## [TASK TO CARRY OUT]
Find the line with "A model is parameterized by the following 7" in the entries below. Repeat it, every following line, and the line with "time scale t ([T]), surface", exactly and with nothing added.

(DATA EXTRACT Opens)

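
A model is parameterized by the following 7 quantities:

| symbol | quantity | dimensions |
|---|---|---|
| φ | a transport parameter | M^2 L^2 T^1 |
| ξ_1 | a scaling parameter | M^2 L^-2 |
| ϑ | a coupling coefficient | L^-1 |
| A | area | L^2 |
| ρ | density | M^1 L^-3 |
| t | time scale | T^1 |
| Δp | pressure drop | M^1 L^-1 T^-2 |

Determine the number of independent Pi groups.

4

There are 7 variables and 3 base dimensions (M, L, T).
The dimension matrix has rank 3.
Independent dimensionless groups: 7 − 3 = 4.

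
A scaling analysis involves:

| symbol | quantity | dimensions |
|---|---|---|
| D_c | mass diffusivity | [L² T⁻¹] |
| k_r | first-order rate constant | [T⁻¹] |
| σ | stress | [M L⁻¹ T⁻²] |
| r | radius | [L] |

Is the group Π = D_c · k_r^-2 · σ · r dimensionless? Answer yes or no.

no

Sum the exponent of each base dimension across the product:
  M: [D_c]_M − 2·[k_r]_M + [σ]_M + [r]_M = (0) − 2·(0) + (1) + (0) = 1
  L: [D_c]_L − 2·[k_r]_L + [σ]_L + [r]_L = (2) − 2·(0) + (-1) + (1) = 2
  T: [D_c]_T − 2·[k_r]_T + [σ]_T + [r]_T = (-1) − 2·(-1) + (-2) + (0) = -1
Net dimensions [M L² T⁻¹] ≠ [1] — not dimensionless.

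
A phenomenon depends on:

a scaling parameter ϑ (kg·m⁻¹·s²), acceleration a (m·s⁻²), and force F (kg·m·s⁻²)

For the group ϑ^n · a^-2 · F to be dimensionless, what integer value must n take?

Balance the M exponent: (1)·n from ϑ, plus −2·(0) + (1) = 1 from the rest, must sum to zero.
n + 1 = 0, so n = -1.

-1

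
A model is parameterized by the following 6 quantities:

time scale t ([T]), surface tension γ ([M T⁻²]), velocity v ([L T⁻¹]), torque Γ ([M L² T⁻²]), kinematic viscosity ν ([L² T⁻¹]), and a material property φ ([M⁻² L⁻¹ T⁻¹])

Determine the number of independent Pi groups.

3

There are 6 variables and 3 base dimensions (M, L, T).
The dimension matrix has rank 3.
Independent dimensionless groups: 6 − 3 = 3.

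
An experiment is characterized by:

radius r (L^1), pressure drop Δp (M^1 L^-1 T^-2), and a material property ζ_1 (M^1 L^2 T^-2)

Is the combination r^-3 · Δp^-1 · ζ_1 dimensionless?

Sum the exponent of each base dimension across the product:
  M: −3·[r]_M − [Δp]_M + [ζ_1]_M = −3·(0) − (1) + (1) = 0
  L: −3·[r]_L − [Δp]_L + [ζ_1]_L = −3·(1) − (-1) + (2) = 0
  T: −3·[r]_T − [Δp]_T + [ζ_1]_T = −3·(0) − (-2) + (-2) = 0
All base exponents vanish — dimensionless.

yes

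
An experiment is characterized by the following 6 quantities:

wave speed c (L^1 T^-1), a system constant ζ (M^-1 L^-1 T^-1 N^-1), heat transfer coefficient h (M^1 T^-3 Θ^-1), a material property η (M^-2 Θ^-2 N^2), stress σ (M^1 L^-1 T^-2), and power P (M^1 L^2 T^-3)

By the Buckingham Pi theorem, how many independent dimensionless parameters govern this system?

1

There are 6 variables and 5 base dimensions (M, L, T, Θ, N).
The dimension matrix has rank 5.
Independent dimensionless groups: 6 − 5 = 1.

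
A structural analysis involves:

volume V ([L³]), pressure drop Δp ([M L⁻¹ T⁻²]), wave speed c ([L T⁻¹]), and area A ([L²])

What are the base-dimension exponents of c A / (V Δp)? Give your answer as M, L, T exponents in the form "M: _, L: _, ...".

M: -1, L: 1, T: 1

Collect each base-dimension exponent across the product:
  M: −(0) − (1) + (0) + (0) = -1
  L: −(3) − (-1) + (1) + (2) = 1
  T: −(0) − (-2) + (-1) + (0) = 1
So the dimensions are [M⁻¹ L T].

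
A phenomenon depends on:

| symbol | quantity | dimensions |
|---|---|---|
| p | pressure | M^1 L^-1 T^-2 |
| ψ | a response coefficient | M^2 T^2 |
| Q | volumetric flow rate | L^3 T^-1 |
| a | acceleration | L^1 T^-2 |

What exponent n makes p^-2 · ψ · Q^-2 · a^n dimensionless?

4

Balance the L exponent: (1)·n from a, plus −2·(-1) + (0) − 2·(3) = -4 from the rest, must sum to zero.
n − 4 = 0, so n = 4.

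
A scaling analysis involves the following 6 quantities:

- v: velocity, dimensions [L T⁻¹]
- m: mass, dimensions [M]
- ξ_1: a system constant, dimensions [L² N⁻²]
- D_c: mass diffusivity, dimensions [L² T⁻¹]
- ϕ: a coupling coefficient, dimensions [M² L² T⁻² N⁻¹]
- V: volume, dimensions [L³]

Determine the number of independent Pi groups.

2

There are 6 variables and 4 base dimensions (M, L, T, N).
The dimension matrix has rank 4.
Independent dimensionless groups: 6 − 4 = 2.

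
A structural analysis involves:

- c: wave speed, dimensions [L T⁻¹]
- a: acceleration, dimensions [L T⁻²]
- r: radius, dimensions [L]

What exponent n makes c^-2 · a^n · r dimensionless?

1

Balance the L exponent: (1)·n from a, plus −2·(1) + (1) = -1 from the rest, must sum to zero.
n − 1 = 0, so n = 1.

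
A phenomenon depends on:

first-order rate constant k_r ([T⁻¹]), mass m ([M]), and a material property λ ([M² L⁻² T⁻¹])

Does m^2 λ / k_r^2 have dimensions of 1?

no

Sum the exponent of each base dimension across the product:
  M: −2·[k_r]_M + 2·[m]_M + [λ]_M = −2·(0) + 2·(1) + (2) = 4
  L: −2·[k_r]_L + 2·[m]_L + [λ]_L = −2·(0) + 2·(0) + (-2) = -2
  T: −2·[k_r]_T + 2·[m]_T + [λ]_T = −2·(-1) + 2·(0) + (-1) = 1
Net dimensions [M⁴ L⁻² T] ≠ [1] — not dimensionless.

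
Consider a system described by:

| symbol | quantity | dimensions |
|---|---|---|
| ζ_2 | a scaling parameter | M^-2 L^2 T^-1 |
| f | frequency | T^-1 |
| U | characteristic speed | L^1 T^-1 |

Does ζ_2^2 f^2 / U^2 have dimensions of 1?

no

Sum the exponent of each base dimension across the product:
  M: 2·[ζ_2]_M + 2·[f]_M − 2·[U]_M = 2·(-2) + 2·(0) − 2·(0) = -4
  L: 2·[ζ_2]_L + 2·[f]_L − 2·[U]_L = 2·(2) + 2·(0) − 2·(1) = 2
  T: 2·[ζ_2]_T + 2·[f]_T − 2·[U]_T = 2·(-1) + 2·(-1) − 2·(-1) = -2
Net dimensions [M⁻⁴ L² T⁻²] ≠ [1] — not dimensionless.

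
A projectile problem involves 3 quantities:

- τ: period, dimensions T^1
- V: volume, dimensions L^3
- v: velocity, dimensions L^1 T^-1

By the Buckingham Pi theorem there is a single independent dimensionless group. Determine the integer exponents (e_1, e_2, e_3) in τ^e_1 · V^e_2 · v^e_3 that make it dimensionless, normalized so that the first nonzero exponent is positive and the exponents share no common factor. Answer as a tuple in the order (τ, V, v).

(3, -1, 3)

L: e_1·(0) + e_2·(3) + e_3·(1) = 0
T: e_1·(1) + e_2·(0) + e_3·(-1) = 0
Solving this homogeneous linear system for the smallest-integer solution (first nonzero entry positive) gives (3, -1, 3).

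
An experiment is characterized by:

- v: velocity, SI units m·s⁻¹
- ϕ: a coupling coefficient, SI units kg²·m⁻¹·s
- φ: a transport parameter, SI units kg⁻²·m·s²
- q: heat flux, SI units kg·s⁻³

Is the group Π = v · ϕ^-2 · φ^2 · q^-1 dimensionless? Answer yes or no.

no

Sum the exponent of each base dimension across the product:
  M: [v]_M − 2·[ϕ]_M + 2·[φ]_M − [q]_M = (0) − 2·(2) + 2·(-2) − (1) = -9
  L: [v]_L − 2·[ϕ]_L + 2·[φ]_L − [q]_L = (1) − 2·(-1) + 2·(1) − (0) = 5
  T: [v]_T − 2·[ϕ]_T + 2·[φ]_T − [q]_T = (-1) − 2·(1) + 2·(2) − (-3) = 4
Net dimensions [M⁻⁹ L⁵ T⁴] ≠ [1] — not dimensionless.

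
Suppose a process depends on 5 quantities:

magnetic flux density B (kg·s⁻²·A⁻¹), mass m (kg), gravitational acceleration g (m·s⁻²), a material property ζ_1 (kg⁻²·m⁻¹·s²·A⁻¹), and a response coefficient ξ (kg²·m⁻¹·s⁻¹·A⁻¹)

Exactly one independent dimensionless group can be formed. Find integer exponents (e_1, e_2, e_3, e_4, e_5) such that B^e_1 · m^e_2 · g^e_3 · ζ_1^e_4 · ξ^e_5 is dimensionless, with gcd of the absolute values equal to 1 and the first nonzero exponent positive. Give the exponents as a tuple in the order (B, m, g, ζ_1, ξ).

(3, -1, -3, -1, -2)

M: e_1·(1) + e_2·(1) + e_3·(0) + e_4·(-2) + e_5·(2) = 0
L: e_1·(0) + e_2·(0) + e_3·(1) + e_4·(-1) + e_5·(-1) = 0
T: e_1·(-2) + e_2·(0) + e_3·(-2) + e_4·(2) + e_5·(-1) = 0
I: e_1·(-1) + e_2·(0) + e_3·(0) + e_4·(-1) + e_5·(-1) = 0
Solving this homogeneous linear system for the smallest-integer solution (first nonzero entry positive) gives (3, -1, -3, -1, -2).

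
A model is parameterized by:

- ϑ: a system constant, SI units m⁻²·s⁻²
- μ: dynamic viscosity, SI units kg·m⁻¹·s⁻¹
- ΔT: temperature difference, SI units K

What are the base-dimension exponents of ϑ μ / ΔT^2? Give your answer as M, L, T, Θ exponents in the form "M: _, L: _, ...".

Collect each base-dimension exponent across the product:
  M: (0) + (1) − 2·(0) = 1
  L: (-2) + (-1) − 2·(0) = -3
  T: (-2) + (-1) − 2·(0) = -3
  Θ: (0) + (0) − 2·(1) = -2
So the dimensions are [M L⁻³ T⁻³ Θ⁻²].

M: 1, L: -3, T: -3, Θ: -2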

(DATA EXTRACT Closes)
(DATA EXTRACT Opens)

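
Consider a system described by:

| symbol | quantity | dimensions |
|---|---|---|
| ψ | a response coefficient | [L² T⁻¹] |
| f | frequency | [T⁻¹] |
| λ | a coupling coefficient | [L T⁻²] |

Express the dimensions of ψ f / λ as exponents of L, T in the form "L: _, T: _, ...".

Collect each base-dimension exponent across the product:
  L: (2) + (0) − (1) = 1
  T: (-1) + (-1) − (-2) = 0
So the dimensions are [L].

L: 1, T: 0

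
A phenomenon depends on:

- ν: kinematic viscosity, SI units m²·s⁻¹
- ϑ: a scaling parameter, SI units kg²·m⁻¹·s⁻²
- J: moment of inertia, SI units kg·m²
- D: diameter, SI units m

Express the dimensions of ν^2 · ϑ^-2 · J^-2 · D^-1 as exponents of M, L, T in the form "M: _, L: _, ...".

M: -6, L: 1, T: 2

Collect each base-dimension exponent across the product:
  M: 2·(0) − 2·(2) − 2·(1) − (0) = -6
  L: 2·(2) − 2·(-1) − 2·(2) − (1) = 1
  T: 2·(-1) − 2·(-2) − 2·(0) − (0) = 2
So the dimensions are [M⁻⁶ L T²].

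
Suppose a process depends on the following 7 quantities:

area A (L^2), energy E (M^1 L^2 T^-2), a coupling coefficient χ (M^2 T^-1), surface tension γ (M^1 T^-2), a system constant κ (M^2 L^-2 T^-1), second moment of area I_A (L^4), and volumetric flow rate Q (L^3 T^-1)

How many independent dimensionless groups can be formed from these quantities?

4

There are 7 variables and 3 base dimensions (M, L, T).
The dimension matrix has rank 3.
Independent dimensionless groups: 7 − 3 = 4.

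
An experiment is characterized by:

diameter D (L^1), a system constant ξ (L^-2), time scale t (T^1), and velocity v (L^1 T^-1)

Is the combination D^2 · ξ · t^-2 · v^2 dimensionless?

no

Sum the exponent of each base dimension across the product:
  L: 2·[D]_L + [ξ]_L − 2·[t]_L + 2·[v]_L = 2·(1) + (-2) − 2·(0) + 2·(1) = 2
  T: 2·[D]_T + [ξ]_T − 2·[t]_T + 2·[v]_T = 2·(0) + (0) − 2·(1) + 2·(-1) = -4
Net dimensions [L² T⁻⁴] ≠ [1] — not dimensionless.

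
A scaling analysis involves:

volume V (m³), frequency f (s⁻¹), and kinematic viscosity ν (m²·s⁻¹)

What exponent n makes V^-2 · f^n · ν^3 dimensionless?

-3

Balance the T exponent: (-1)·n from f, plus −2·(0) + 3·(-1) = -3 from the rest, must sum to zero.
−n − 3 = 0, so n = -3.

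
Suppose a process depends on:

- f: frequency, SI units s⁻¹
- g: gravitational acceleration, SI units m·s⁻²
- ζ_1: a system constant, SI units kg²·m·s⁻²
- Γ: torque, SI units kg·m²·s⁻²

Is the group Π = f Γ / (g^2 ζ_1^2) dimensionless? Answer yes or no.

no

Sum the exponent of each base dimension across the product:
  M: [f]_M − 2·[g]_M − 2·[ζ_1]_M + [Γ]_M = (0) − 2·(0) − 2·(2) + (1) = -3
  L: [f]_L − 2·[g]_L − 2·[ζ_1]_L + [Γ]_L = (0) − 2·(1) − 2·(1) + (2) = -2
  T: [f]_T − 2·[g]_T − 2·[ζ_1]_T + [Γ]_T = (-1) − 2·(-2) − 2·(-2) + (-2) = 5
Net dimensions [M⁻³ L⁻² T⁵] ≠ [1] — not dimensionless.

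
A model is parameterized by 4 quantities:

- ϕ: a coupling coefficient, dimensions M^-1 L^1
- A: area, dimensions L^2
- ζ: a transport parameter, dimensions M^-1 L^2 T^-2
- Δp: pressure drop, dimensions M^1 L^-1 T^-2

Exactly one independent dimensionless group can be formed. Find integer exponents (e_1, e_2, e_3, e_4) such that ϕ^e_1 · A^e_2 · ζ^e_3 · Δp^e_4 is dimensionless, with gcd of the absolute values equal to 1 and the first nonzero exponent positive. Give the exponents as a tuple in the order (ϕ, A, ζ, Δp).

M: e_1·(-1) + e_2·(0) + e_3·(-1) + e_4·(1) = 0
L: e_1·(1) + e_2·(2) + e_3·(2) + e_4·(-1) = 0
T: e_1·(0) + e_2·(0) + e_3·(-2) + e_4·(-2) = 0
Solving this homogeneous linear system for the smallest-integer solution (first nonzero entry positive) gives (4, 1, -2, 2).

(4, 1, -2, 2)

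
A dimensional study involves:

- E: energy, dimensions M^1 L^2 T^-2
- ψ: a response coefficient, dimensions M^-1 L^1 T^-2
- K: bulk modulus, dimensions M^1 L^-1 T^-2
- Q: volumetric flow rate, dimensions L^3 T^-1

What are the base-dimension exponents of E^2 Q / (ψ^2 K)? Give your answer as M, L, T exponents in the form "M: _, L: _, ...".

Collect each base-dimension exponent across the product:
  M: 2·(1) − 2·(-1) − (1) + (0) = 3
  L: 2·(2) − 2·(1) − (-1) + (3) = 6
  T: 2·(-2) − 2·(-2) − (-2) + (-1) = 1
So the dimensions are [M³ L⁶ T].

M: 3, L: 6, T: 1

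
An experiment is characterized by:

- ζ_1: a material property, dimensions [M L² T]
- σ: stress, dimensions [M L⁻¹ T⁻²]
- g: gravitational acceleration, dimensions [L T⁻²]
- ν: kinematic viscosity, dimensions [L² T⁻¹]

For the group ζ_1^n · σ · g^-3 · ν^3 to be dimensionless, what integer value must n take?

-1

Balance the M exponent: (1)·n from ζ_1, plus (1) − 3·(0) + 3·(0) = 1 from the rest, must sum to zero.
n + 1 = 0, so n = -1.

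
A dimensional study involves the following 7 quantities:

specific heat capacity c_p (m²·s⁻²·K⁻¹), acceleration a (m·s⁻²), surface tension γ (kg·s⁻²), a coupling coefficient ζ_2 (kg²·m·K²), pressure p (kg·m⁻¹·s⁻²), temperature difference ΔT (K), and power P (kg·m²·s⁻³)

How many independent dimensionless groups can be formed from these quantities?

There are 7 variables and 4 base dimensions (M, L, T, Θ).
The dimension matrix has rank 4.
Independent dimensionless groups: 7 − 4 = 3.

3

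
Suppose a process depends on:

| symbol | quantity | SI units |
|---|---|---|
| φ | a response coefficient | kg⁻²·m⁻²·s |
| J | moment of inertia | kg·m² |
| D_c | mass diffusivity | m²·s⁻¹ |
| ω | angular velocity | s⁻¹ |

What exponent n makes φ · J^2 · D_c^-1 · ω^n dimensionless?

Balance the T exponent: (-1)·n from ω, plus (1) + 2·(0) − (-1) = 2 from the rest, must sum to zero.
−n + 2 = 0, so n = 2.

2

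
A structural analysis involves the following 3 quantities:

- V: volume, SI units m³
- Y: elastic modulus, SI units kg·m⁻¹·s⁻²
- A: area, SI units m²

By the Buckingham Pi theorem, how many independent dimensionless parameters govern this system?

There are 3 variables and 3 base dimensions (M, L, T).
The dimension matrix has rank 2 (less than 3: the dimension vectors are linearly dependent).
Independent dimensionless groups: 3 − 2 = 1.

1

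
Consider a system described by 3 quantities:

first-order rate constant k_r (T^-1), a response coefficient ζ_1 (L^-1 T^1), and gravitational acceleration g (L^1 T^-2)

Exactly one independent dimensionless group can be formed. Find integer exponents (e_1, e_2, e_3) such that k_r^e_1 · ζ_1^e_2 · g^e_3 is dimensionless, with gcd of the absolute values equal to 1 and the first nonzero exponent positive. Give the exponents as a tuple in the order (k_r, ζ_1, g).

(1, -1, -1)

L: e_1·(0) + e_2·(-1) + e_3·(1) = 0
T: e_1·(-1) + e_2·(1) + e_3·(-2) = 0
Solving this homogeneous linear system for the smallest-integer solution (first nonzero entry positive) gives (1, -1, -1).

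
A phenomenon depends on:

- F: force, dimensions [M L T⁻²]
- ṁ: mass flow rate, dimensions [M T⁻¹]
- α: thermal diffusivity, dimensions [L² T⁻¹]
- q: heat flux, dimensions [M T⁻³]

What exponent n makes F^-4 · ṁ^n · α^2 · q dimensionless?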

(DATA EXTRACT Closes)
(DATA EXTRACT Opens)

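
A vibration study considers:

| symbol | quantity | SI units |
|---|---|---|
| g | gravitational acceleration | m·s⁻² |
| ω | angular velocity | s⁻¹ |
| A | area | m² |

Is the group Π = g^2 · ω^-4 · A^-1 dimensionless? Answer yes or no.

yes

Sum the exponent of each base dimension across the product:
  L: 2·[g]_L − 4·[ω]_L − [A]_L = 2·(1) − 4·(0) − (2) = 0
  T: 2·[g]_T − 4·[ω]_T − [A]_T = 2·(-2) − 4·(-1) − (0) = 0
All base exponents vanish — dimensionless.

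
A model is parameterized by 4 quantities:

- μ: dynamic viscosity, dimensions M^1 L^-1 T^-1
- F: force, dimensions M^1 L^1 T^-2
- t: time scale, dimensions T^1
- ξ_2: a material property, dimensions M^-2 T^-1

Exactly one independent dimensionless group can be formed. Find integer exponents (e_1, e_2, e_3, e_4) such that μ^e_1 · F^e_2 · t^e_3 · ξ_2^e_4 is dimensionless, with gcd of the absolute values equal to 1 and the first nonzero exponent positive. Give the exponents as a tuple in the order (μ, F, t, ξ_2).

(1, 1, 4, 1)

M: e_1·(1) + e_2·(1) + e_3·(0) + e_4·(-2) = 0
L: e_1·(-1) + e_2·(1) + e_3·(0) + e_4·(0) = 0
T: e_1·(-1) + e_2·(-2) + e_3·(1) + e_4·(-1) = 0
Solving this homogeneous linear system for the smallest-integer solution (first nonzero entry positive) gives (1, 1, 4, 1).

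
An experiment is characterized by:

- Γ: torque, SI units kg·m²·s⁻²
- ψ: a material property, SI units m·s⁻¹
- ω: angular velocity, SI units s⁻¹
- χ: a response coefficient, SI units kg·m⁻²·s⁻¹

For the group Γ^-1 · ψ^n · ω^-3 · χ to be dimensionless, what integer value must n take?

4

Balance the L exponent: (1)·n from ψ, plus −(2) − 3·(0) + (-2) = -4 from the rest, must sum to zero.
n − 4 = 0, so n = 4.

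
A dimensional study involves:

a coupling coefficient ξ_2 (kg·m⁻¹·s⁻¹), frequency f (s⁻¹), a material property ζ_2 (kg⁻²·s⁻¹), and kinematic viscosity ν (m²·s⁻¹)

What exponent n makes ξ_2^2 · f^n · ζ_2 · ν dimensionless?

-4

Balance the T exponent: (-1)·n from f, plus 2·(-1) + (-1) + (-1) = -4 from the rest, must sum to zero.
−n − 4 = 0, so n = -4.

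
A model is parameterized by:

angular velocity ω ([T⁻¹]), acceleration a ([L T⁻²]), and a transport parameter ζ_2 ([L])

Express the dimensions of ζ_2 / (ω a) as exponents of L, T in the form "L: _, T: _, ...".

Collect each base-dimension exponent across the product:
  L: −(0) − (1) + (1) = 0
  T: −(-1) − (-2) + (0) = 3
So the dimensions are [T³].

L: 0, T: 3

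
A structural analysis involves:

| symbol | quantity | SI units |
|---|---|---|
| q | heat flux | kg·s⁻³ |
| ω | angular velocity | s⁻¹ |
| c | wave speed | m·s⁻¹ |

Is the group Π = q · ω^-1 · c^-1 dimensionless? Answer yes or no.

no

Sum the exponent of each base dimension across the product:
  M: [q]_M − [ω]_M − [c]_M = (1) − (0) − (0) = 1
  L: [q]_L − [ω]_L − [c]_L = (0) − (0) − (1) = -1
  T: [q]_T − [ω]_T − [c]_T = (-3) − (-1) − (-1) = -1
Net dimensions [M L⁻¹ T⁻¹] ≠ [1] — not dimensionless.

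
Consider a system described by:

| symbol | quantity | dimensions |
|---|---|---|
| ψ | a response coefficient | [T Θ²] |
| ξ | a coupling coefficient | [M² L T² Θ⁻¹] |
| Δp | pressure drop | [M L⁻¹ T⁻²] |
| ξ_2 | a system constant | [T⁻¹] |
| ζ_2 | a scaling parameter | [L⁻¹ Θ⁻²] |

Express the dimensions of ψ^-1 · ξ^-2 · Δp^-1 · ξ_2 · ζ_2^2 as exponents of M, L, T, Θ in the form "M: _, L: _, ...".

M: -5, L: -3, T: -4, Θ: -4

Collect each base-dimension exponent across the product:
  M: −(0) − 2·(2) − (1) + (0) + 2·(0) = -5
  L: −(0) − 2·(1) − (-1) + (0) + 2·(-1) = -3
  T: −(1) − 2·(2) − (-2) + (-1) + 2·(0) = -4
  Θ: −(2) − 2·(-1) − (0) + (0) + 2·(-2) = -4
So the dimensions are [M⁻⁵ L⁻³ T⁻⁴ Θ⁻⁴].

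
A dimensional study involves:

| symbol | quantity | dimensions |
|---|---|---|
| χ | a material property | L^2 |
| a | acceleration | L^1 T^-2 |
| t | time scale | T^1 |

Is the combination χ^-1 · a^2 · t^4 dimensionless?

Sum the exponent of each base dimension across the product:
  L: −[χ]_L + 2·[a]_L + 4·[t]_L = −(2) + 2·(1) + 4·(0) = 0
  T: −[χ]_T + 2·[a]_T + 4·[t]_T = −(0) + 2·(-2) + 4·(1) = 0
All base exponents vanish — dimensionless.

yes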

(DATA EXTRACT Closes)

## [EXERCISE SOLUTION]
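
A model is parameterized by the following 7 quantities:

| symbol | quantity | dimensions |
|---|---|---|
| φ | a transport parameter | M^2 L^2 T^1 |
| ξ_1 | a scaling parameter | M^2 L^-2 |
| ϑ | a coupling coefficient | L^-1 |
| A | area | L^2 |
| ρ | density | M^1 L^-3 |
| t | time scale | T^1 |
| Δp | pressure drop | M^1 L^-1 T^-2 |

Determine the number of independent Pi groups.

4

There are 7 variables and 3 base dimensions (M, L, T).
The dimension matrix has rank 3.
Independent dimensionless groups: 7 − 3 = 4.

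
A scaling analysis involves:

| symbol | quantity | dimensions |
|---|---|---|
| D_c | mass diffusivity | [L² T⁻¹] |
| k_r | first-order rate constant | [T⁻¹] |
| σ | stress | [M L⁻¹ T⁻²] |
| r | radius | [L] |

Is the group Π = D_c · k_r^-2 · σ · r dimensionless? Answer yes or no.

no

Sum the exponent of each base dimension across the product:
  M: [D_c]_M − 2·[k_r]_M + [σ]_M + [r]_M = (0) − 2·(0) + (1) + (0) = 1
  L: [D_c]_L − 2·[k_r]_L + [σ]_L + [r]_L = (2) − 2·(0) + (-1) + (1) = 2
  T: [D_c]_T − 2·[k_r]_T + [σ]_T + [r]_T = (-1) − 2·(-1) + (-2) + (0) = -1
Net dimensions [M L² T⁻¹] ≠ [1] — not dimensionless.

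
A phenomenon depends on:

a scaling parameter ϑ (kg·m⁻¹·s²), acceleration a (m·s⁻²), and force F (kg·m·s⁻²)

For the group ϑ^n · a^-2 · F to be dimensionless, what integer value must n take?

Balance the M exponent: (1)·n from ϑ, plus −2·(0) + (1) = 1 from the rest, must sum to zero.
n + 1 = 0, so n = -1.

-1

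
A model is parameterized by the following 6 quantities:

time scale t ([T]), surface tension γ ([M T⁻²]), velocity v ([L T⁻¹]), torque Γ ([M L² T⁻²]), kinematic viscosity ν ([L² T⁻¹]), and a material property φ ([M⁻² L⁻¹ T⁻¹])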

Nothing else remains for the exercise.